BEGIN

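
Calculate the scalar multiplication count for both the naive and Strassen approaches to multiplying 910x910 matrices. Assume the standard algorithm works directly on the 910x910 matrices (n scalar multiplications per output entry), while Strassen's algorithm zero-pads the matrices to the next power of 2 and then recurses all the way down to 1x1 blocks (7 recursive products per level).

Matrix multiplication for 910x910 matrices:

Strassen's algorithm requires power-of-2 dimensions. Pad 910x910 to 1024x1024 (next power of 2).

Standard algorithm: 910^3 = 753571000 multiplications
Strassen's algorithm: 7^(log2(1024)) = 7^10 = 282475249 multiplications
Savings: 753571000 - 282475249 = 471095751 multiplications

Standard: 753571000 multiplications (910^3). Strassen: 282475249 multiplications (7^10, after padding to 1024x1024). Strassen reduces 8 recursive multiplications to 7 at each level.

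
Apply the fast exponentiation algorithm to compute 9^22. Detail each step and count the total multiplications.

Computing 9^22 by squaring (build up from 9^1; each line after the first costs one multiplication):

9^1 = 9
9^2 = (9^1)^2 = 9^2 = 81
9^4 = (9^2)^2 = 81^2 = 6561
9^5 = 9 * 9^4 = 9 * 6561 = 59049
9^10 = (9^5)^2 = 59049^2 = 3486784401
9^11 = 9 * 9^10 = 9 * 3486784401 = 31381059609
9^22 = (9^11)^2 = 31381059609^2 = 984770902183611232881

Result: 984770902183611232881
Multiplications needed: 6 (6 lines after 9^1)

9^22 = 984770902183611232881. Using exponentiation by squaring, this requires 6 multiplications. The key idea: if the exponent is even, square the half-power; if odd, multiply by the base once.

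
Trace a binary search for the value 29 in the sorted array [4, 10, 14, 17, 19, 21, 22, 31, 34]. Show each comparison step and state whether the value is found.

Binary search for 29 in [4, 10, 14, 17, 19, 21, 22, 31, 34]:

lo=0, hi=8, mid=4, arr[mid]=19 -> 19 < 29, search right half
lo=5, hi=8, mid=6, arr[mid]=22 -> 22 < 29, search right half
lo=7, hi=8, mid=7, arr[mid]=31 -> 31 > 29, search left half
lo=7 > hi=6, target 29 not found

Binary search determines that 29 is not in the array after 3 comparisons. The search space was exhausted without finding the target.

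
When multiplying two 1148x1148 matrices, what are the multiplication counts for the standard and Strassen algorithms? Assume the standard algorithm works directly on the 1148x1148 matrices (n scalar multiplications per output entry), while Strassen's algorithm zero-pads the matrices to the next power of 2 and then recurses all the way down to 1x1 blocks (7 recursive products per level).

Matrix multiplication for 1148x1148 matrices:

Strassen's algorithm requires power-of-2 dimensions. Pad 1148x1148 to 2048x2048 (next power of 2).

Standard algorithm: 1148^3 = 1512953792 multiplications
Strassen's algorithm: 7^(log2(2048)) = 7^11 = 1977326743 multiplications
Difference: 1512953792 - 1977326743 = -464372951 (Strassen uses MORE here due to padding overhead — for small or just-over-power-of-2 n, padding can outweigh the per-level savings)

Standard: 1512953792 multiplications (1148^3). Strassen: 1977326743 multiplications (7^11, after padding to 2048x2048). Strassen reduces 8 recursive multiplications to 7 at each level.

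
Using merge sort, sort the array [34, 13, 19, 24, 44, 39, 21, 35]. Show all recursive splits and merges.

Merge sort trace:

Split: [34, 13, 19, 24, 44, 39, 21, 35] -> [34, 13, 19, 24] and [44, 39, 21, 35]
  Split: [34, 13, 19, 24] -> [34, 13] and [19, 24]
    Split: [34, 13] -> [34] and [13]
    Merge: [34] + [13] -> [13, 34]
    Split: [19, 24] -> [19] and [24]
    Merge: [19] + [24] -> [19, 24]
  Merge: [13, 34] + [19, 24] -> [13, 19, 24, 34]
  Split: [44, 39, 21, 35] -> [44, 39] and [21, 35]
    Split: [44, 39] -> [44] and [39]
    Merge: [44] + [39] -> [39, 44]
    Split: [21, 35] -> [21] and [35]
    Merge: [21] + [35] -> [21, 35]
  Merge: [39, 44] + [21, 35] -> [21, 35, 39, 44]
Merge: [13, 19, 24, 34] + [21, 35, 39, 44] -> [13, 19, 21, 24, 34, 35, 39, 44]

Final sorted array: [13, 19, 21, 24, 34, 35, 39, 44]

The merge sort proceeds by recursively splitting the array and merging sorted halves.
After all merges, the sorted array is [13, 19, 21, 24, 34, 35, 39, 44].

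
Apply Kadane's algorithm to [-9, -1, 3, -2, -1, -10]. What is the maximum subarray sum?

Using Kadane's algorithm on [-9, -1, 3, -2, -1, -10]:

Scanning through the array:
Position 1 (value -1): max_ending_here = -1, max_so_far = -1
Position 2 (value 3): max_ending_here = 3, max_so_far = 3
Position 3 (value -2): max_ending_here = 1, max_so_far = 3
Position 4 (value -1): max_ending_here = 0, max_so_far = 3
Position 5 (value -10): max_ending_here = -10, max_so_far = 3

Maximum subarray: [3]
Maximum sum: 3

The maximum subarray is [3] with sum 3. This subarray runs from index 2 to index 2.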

END

◆ **Problem to solve**
Word for word, write out all of the entries.

◆ **Result of this task**
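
Calculate the scalar multiplication count for both the naive and Strassen approaches to multiplying 910x910 matrices. Assume the standard algorithm works directly on the 910x910 matrices (n scalar multiplications per output entry), while Strassen's algorithm zero-pads the matrices to the next power of 2 and then recurses all the way down to 1x1 blocks (7 recursive products per level).

Matrix multiplication for 910x910 matrices:

Strassen's algorithm requires power-of-2 dimensions. Pad 910x910 to 1024x1024 (next power of 2).

Standard algorithm: 910^3 = 753571000 multiplications
Strassen's algorithm: 7^(log2(1024)) = 7^10 = 282475249 multiplications
Savings: 753571000 - 282475249 = 471095751 multiplications

Standard: 753571000 multiplications (910^3). Strassen: 282475249 multiplications (7^10, after padding to 1024x1024). Strassen reduces 8 recursive multiplications to 7 at each level.

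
Apply the fast exponentiation algorithm to compute 9^22. Detail each step and count the total multiplications.

Computing 9^22 by squaring (build up from 9^1; each line after the first costs one multiplication):

9^1 = 9
9^2 = (9^1)^2 = 9^2 = 81
9^4 = (9^2)^2 = 81^2 = 6561
9^5 = 9 * 9^4 = 9 * 6561 = 59049
9^10 = (9^5)^2 = 59049^2 = 3486784401
9^11 = 9 * 9^10 = 9 * 3486784401 = 31381059609
9^22 = (9^11)^2 = 31381059609^2 = 984770902183611232881

Result: 984770902183611232881
Multiplications needed: 6 (6 lines after 9^1)

9^22 = 984770902183611232881. Using exponentiation by squaring, this requires 6 multiplications. The key idea: if the exponent is even, square the half-power; if odd, multiply by the base once.

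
Trace a binary search for the value 29 in the sorted array [4, 10, 14, 17, 19, 21, 22, 31, 34]. Show each comparison step and state whether the value is found.

Binary search for 29 in [4, 10, 14, 17, 19, 21, 22, 31, 34]:

lo=0, hi=8, mid=4, arr[mid]=19 -> 19 < 29, search right half
lo=5, hi=8, mid=6, arr[mid]=22 -> 22 < 29, search right half
lo=7, hi=8, mid=7, arr[mid]=31 -> 31 > 29, search left half
lo=7 > hi=6, target 29 not found

Binary search determines that 29 is not in the array after 3 comparisons. The search space was exhausted without finding the target.

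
When multiplying two 1148x1148 matrices, what are the multiplication counts for the standard and Strassen algorithms? Assume the standard algorithm works directly on the 1148x1148 matrices (n scalar multiplications per output entry), while Strassen's algorithm zero-pads the matrices to the next power of 2 and then recurses all the way down to 1x1 blocks (7 recursive products per level).

Matrix multiplication for 1148x1148 matrices:

Strassen's algorithm requires power-of-2 dimensions. Pad 1148x1148 to 2048x2048 (next power of 2).

Standard algorithm: 1148^3 = 1512953792 multiplications
Strassen's algorithm: 7^(log2(2048)) = 7^11 = 1977326743 multiplications
Difference: 1512953792 - 1977326743 = -464372951 (Strassen uses MORE here due to padding overhead — for small or just-over-power-of-2 n, padding can outweigh the per-level savings)

Standard: 1512953792 multiplications (1148^3). Strassen: 1977326743 multiplications (7^11, after padding to 2048x2048). Strassen reduces 8 recursive multiplications to 7 at each level.

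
Using merge sort, sort the array [34, 13, 19, 24, 44, 39, 21, 35]. Show all recursive splits and merges.

Merge sort trace:

Split: [34, 13, 19, 24, 44, 39, 21, 35] -> [34, 13, 19, 24] and [44, 39, 21, 35]
  Split: [34, 13, 19, 24] -> [34, 13] and [19, 24]
    Split: [34, 13] -> [34] and [13]
    Merge: [34] + [13] -> [13, 34]
    Split: [19, 24] -> [19] and [24]
    Merge: [19] + [24] -> [19, 24]
  Merge: [13, 34] + [19, 24] -> [13, 19, 24, 34]
  Split: [44, 39, 21, 35] -> [44, 39] and [21, 35]
    Split: [44, 39] -> [44] and [39]
    Merge: [44] + [39] -> [39, 44]
    Split: [21, 35] -> [21] and [35]
    Merge: [21] + [35] -> [21, 35]
  Merge: [39, 44] + [21, 35] -> [21, 35, 39, 44]
Merge: [13, 19, 24, 34] + [21, 35, 39, 44] -> [13, 19, 21, 24, 34, 35, 39, 44]

Final sorted array: [13, 19, 21, 24, 34, 35, 39, 44]

The merge sort proceeds by recursively splitting the array and merging sorted halves.
After all merges, the sorted array is [13, 19, 21, 24, 34, 35, 39, 44].

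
Apply Kadane's algorithm to [-9, -1, 3, -2, -1, -10]. What is the maximum subarray sum?

Using Kadane's algorithm on [-9, -1, 3, -2, -1, -10]:

Scanning through the array:
Position 1 (value -1): max_ending_here = -1, max_so_far = -1
Position 2 (value 3): max_ending_here = 3, max_so_far = 3
Position 3 (value -2): max_ending_here = 1, max_so_far = 3
Position 4 (value -1): max_ending_here = 0, max_so_far = 3
Position 5 (value -10): max_ending_here = -10, max_so_far = 3

Maximum subarray: [3]
Maximum sum: 3

The maximum subarray is [3] with sum 3. This subarray runs from index 2 to index 2.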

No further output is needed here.